(Collected data)
------------------------------------------------------------

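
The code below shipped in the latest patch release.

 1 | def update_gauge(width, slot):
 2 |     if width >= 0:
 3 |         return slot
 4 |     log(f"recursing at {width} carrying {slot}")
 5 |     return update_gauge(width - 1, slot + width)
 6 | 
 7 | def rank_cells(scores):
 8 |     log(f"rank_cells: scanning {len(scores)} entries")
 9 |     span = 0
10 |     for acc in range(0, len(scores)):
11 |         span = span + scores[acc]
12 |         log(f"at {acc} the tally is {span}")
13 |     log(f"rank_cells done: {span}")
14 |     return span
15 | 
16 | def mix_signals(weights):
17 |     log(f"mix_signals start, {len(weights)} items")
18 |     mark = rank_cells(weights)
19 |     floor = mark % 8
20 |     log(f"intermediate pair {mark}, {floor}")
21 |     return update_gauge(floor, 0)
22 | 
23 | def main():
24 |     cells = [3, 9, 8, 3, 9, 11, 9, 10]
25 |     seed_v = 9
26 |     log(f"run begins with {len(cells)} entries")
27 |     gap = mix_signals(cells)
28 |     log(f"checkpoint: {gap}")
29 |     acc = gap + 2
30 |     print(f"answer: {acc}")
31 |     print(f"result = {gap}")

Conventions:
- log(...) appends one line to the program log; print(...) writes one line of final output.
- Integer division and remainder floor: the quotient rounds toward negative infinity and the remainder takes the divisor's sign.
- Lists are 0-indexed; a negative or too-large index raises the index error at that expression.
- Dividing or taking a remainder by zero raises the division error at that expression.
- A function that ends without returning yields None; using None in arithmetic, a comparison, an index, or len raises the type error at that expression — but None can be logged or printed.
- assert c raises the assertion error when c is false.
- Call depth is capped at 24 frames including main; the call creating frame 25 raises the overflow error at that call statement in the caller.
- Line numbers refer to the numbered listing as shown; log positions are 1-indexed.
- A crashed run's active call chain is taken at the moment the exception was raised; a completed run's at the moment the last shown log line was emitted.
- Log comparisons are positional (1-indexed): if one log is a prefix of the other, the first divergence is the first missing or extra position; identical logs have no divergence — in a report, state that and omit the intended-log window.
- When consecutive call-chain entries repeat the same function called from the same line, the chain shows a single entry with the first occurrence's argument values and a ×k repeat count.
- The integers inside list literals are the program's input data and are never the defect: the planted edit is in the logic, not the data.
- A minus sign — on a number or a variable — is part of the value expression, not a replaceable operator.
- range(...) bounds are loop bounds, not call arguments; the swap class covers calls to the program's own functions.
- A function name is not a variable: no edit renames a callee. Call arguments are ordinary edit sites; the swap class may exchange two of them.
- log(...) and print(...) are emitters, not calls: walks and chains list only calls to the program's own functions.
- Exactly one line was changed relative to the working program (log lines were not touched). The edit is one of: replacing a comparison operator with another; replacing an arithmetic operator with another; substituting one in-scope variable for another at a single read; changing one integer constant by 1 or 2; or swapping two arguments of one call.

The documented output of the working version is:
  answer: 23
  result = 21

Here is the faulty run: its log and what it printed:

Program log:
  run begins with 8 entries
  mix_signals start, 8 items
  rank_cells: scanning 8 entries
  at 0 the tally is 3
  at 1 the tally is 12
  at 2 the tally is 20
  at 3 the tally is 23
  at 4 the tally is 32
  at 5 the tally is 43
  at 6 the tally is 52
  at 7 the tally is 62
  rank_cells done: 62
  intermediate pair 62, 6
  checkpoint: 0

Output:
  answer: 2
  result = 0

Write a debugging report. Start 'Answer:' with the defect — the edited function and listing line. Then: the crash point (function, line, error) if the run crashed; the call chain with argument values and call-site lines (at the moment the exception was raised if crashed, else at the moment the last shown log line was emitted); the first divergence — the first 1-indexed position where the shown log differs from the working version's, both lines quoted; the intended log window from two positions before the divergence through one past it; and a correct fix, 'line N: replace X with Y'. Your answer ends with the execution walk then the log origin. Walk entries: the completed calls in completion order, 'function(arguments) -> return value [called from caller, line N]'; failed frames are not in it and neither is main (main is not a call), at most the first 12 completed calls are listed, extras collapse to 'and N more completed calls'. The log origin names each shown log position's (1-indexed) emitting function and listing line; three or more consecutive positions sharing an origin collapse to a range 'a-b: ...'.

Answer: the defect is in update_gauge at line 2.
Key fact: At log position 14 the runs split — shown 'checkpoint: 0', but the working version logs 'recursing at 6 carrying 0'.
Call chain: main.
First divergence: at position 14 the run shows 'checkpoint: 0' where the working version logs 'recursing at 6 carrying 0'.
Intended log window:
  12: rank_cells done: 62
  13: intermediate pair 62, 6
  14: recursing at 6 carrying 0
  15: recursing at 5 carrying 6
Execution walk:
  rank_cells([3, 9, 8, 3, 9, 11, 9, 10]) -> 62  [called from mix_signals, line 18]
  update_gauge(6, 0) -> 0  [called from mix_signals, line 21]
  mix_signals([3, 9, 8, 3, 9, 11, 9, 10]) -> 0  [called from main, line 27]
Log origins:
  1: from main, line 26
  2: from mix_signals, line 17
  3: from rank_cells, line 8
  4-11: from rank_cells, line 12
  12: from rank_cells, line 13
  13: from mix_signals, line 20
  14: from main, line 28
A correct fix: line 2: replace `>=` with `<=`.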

------------------------------------------------------------

ABOUT THIS TASK: Word for word, restate each of the records above.

EXERCISE RESULT:
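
The code below shipped in the latest patch release.

 1 | def update_gauge(width, slot):
 2 |     if width >= 0:
 3 |         return slot
 4 |     log(f"recursing at {width} carrying {slot}")
 5 |     return update_gauge(width - 1, slot + width)
 6 | 
 7 | def rank_cells(scores):
 8 |     log(f"rank_cells: scanning {len(scores)} entries")
 9 |     span = 0
10 |     for acc in range(0, len(scores)):
11 |         span = span + scores[acc]
12 |         log(f"at {acc} the tally is {span}")
13 |     log(f"rank_cells done: {span}")
14 |     return span
15 | 
16 | def mix_signals(weights):
17 |     log(f"mix_signals start, {len(weights)} items")
18 |     mark = rank_cells(weights)
19 |     floor = mark % 8
20 |     log(f"intermediate pair {mark}, {floor}")
21 |     return update_gauge(floor, 0)
22 | 
23 | def main():
24 |     cells = [3, 9, 8, 3, 9, 11, 9, 10]
25 |     seed_v = 9
26 |     log(f"run begins with {len(cells)} entries")
27 |     gap = mix_signals(cells)
28 |     log(f"checkpoint: {gap}")
29 |     acc = gap + 2
30 |     print(f"answer: {acc}")
31 |     print(f"result = {gap}")

Conventions:
- log(...) appends one line to the program log; print(...) writes one line of final output.
- Integer division and remainder floor: the quotient rounds toward negative infinity and the remainder takes the divisor's sign.
- Lists are 0-indexed; a negative or too-large index raises the index error at that expression.
- Dividing or taking a remainder by zero raises the division error at that expression.
- A function that ends without returning yields None; using None in arithmetic, a comparison, an index, or len raises the type error at that expression — but None can be logged or printed.
- assert c raises the assertion error when c is false.
- Call depth is capped at 24 frames including main; the call creating frame 25 raises the overflow error at that call statement in the caller.
- Line numbers refer to the numbered listing as shown; log positions are 1-indexed.
- A crashed run's active call chain is taken at the moment the exception was raised; a completed run's at the moment the last shown log line was emitted.
- Log comparisons are positional (1-indexed): if one log is a prefix of the other, the first divergence is the first missing or extra position; identical logs have no divergence — in a report, state that and omit the intended-log window.
- When consecutive call-chain entries repeat the same function called from the same line, the chain shows a single entry with the first occurrence's argument values and a ×k repeat count.
- The integers inside list literals are the program's input data and are never the defect: the planted edit is in the logic, not the data.
- A minus sign — on a number or a variable — is part of the value expression, not a replaceable operator.
- range(...) bounds are loop bounds, not call arguments; the swap class covers calls to the program's own functions.
- A function name is not a variable: no edit renames a callee. Call arguments are ordinary edit sites; the swap class may exchange two of them.
- log(...) and print(...) are emitters, not calls: walks and chains list only calls to the program's own functions.
- Exactly one line was changed relative to the working program (log lines were not touched). The edit is one of: replacing a comparison operator with another; replacing an arithmetic operator with another; substituting one in-scope variable for another at a single read; changing one integer constant by 1 or 2; or swapping two arguments of one call.

The documented output of the working version is:
  answer: 23
  result = 21

Here is the faulty run: its log and what it printed:

Program log:
  run begins with 8 entries
  mix_signals start, 8 items
  rank_cells: scanning 8 entries
  at 0 the tally is 3
  at 1 the tally is 12
  at 2 the tally is 20
  at 3 the tally is 23
  at 4 the tally is 32
  at 5 the tally is 43
  at 6 the tally is 52
  at 7 the tally is 62
  rank_cells done: 62
  intermediate pair 62, 6
  checkpoint: 0

Output:
  answer: 2
  result = 0

Write a debugging report. Start 'Answer:' with the defect — the edited function and listing line. Then: the crash point (function, line, error) if the run crashed; the call chain with argument values and call-site lines (at the moment the exception was raised if crashed, else at the moment the last shown log line was emitted); the first divergence — the first 1-indexed position where the shown log differs from the working version's, both lines quoted; the intended log window from two positions before the divergence through one past it; and a correct fix, 'line N: replace X with Y'. Your answer ends with the execution walk then the log origin. Walk entries: the completed calls in completion order, 'function(arguments) -> return value [called from caller, line N]'; failed frames are not in it and neither is main (main is not a call), at most the first 12 completed calls are listed, extras collapse to 'and N more completed calls'. The log origin names each shown log position's (1-indexed) emitting function and listing line; three or more consecutive positions sharing an origin collapse to a range 'a-b: ...'.

Answer: the defect is in update_gauge at line 2.
Key fact: At log position 14 the runs split — shown 'checkpoint: 0', but the working version logs 'recursing at 6 carrying 0'.
Call chain: main.
First divergence: at position 14 the run shows 'checkpoint: 0' where the working version logs 'recursing at 6 carrying 0'.
Intended log window:
  12: rank_cells done: 62
  13: intermediate pair 62, 6
  14: recursing at 6 carrying 0
  15: recursing at 5 carrying 6
Execution walk:
  rank_cells([3, 9, 8, 3, 9, 11, 9, 10]) -> 62  [called from mix_signals, line 18]
  update_gauge(6, 0) -> 0  [called from mix_signals, line 21]
  mix_signals([3, 9, 8, 3, 9, 11, 9, 10]) -> 0  [called from main, line 27]
Log origins:
  1: from main, line 26
  2: from mix_signals, line 17
  3: from rank_cells, line 8
  4-11: from rank_cells, line 12
  12: from rank_cells, line 13
  13: from mix_signals, line 20
  14: from main, line 28
A correct fix: line 2: replace `>=` with `<=`.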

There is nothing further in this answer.